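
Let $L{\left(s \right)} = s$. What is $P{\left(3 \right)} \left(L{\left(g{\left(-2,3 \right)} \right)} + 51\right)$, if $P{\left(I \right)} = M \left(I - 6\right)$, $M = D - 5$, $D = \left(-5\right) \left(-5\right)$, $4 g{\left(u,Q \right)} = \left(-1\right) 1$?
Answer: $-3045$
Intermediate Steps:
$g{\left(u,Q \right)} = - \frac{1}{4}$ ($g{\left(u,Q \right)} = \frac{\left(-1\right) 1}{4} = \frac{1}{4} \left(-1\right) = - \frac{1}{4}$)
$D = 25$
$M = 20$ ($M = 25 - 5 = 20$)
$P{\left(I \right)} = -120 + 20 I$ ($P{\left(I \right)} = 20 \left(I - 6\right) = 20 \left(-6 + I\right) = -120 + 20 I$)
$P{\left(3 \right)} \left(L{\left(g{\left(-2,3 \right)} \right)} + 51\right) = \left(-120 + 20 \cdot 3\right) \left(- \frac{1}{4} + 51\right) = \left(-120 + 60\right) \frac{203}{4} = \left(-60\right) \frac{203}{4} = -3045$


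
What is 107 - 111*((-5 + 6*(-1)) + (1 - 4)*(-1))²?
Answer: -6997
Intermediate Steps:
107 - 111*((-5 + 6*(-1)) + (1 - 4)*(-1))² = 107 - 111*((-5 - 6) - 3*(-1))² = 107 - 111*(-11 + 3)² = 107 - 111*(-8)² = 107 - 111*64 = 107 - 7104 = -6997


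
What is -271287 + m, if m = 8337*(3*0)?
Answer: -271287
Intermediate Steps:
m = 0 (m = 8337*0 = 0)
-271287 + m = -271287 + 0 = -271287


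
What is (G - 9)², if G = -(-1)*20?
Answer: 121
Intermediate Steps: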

______

## Goal of the exercise
In the records above, find each line with the word "What" and copy it out.

## Written solution
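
Let $L{\left(s \right)} = s$. What is $P{\left(3 \right)} \left(L{\left(g{\left(-2,3 \right)} \right)} + 51\right)$, if $P{\left(I \right)} = M \left(I - 6\right)$, $M = D - 5$, $D = \left(-5\right) \left(-5\right)$, $4 g{\left(u,Q \right)} = \left(-1\right) 1$?
What is 107 - 111*((-5 + 6*(-1)) + (1 - 4)*(-1))²?
What is -271287 + m, if m = 8337*(3*0)?
What is (G - 9)², if G = -(-1)*20?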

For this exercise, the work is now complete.